◆ WHAT IS REQUIRED ◆
In this exercise, the data must be written out exactly.

◆ RECORD SET ◆
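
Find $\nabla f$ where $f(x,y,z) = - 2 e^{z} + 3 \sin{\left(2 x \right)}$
(6*cos(2*x), 0, -2*exp(z))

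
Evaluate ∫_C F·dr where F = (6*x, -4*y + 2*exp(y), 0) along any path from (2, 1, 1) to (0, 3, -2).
-28 - 2*E + 2*exp(3)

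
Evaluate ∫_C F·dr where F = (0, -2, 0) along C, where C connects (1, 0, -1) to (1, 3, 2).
-6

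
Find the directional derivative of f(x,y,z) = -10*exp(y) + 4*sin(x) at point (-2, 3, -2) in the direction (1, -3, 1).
2*sqrt(11)*(2*cos(2) + 15*exp(3))/11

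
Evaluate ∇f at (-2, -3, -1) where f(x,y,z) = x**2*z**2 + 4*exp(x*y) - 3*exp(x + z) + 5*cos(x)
(-12*exp(6) - 4 - 3*exp(-3) + 5*sin(2), -8*exp(6), -8 - 3*exp(-3))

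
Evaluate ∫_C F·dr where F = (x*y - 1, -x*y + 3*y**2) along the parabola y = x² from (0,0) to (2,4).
266/5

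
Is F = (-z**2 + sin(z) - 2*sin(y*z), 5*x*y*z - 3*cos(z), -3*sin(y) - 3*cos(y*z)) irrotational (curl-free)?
No, ∇×F = (-5*x*y + 3*z*sin(y*z) - 3*sin(z) - 3*cos(y), -2*y*cos(y*z) - 2*z + cos(z), z*(5*y + 2*cos(y*z)))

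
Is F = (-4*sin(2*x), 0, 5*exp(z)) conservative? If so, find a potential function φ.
Yes, F is conservative. φ = 5*exp(z) + 2*cos(2*x)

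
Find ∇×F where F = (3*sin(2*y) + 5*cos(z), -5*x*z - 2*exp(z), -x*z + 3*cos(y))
(5*x + 2*exp(z) - 3*sin(y), z - 5*sin(z), -5*z - 6*cos(2*y))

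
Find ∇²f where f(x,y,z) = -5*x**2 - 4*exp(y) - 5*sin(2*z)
-4*exp(y) + 20*sin(2*z) - 10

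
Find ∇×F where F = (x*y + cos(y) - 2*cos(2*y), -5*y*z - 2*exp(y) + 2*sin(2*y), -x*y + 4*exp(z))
(-x + 5*y, y, -x + sin(y) - 4*sin(2*y))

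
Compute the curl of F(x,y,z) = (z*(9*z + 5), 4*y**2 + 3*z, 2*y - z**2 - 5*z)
(-1, 18*z + 5, 0)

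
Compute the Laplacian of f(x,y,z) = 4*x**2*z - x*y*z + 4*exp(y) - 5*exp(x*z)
-5*x**2*exp(x*z) - z*(5*z*exp(x*z) - 8) + 4*exp(y)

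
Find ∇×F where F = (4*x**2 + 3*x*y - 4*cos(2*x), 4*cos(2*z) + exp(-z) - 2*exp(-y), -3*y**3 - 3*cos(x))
(-9*y**2 + 8*sin(2*z) + exp(-z), -3*sin(x), -3*x)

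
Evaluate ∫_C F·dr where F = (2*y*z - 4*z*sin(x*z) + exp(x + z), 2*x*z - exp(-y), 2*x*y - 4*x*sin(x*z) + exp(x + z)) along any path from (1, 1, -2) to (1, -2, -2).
-exp(-1) + exp(2) + 12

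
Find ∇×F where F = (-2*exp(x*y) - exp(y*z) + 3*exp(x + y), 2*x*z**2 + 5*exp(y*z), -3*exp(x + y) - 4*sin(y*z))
(-4*x*z - 5*y*exp(y*z) - 4*z*cos(y*z) - 3*exp(x + y), -y*exp(y*z) + 3*exp(x + y), 2*x*exp(x*y) + 2*z**2 + z*exp(y*z) - 3*exp(x + y))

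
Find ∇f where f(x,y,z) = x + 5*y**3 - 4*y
(1, 15*y**2 - 4, 0)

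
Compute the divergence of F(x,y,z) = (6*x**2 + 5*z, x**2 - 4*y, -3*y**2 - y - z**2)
12*x - 2*z - 4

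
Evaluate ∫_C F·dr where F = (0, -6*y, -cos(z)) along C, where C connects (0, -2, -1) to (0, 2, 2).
-sin(2) - sin(1)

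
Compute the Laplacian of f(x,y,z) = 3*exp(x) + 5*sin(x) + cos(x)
3*exp(x) - 5*sin(x) - cos(x)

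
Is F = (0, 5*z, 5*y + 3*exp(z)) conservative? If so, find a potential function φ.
Yes, F is conservative. φ = 5*y*z + 3*exp(z)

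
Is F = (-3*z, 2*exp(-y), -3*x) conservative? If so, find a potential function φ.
Yes, F is conservative. φ = -3*x*z - 2*exp(-y)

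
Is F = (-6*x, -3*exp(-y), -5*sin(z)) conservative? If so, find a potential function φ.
Yes, F is conservative. φ = -3*x**2 + 5*cos(z) + 3*exp(-y)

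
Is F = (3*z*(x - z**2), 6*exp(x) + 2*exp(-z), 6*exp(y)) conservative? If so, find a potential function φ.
No, ∇×F = (6*exp(y) + 2*exp(-z), 3*x - 9*z**2, 6*exp(x)) ≠ 0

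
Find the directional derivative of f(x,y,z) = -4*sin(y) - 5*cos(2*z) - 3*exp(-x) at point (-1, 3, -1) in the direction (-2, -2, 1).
-2*E - 10*sin(2)/3 + 8*cos(3)/3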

◆ OUTPUT FOR THIS TASK ◆
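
Find $\nabla f$ where $f(x,y,z) = - 2 e^{z} + 3 \sin{\left(2 x \right)}$
(6*cos(2*x), 0, -2*exp(z))

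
Evaluate ∫_C F·dr where F = (6*x, -4*y + 2*exp(y), 0) along any path from (2, 1, 1) to (0, 3, -2).
-28 - 2*E + 2*exp(3)

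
Evaluate ∫_C F·dr where F = (0, -2, 0) along C, where C connects (1, 0, -1) to (1, 3, 2).
-6

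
Find the directional derivative of f(x,y,z) = -10*exp(y) + 4*sin(x) at point (-2, 3, -2) in the direction (1, -3, 1).
2*sqrt(11)*(2*cos(2) + 15*exp(3))/11

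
Evaluate ∇f at (-2, -3, -1) where f(x,y,z) = x**2*z**2 + 4*exp(x*y) - 3*exp(x + z) + 5*cos(x)
(-12*exp(6) - 4 - 3*exp(-3) + 5*sin(2), -8*exp(6), -8 - 3*exp(-3))

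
Evaluate ∫_C F·dr where F = (x*y - 1, -x*y + 3*y**2) along the parabola y = x² from (0,0) to (2,4).
266/5

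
Is F = (-z**2 + sin(z) - 2*sin(y*z), 5*x*y*z - 3*cos(z), -3*sin(y) - 3*cos(y*z)) irrotational (curl-free)?
No, ∇×F = (-5*x*y + 3*z*sin(y*z) - 3*sin(z) - 3*cos(y), -2*y*cos(y*z) - 2*z + cos(z), z*(5*y + 2*cos(y*z)))

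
Is F = (-4*sin(2*x), 0, 5*exp(z)) conservative? If so, find a potential function φ.
Yes, F is conservative. φ = 5*exp(z) + 2*cos(2*x)

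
Find ∇×F where F = (3*sin(2*y) + 5*cos(z), -5*x*z - 2*exp(z), -x*z + 3*cos(y))
(5*x + 2*exp(z) - 3*sin(y), z - 5*sin(z), -5*z - 6*cos(2*y))

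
Find ∇²f where f(x,y,z) = -5*x**2 - 4*exp(y) - 5*sin(2*z)
-4*exp(y) + 20*sin(2*z) - 10

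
Find ∇×F where F = (x*y + cos(y) - 2*cos(2*y), -5*y*z - 2*exp(y) + 2*sin(2*y), -x*y + 4*exp(z))
(-x + 5*y, y, -x + sin(y) - 4*sin(2*y))

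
Compute the curl of F(x,y,z) = (z*(9*z + 5), 4*y**2 + 3*z, 2*y - z**2 - 5*z)
(-1, 18*z + 5, 0)

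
Compute the Laplacian of f(x,y,z) = 4*x**2*z - x*y*z + 4*exp(y) - 5*exp(x*z)
-5*x**2*exp(x*z) - z*(5*z*exp(x*z) - 8) + 4*exp(y)

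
Find ∇×F where F = (4*x**2 + 3*x*y - 4*cos(2*x), 4*cos(2*z) + exp(-z) - 2*exp(-y), -3*y**3 - 3*cos(x))
(-9*y**2 + 8*sin(2*z) + exp(-z), -3*sin(x), -3*x)

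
Evaluate ∫_C F·dr where F = (2*y*z - 4*z*sin(x*z) + exp(x + z), 2*x*z - exp(-y), 2*x*y - 4*x*sin(x*z) + exp(x + z)) along any path from (1, 1, -2) to (1, -2, -2).
-exp(-1) + exp(2) + 12

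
Find ∇×F where F = (-2*exp(x*y) - exp(y*z) + 3*exp(x + y), 2*x*z**2 + 5*exp(y*z), -3*exp(x + y) - 4*sin(y*z))
(-4*x*z - 5*y*exp(y*z) - 4*z*cos(y*z) - 3*exp(x + y), -y*exp(y*z) + 3*exp(x + y), 2*x*exp(x*y) + 2*z**2 + z*exp(y*z) - 3*exp(x + y))

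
Find ∇f where f(x,y,z) = x + 5*y**3 - 4*y
(1, 15*y**2 - 4, 0)

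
Compute the divergence of F(x,y,z) = (6*x**2 + 5*z, x**2 - 4*y, -3*y**2 - y - z**2)
12*x - 2*z - 4

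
Evaluate ∫_C F·dr where F = (0, -6*y, -cos(z)) along C, where C connects (0, -2, -1) to (0, 2, 2).
-sin(2) - sin(1)

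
Compute the Laplacian of f(x,y,z) = 3*exp(x) + 5*sin(x) + cos(x)
3*exp(x) - 5*sin(x) - cos(x)

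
Is F = (0, 5*z, 5*y + 3*exp(z)) conservative? If so, find a potential function φ.
Yes, F is conservative. φ = 5*y*z + 3*exp(z)

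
Is F = (-3*z, 2*exp(-y), -3*x) conservative? If so, find a potential function φ.
Yes, F is conservative. φ = -3*x*z - 2*exp(-y)

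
Is F = (-6*x, -3*exp(-y), -5*sin(z)) conservative? If so, find a potential function φ.
Yes, F is conservative. φ = -3*x**2 + 5*cos(z) + 3*exp(-y)

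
Is F = (3*z*(x - z**2), 6*exp(x) + 2*exp(-z), 6*exp(y)) conservative? If so, find a potential function φ.
No, ∇×F = (6*exp(y) + 2*exp(-z), 3*x - 9*z**2, 6*exp(x)) ≠ 0

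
Find the directional derivative of f(x,y,z) = -4*sin(y) - 5*cos(2*z) - 3*exp(-x) at point (-1, 3, -1) in the direction (-2, -2, 1).
-2*E - 10*sin(2)/3 + 8*cos(3)/3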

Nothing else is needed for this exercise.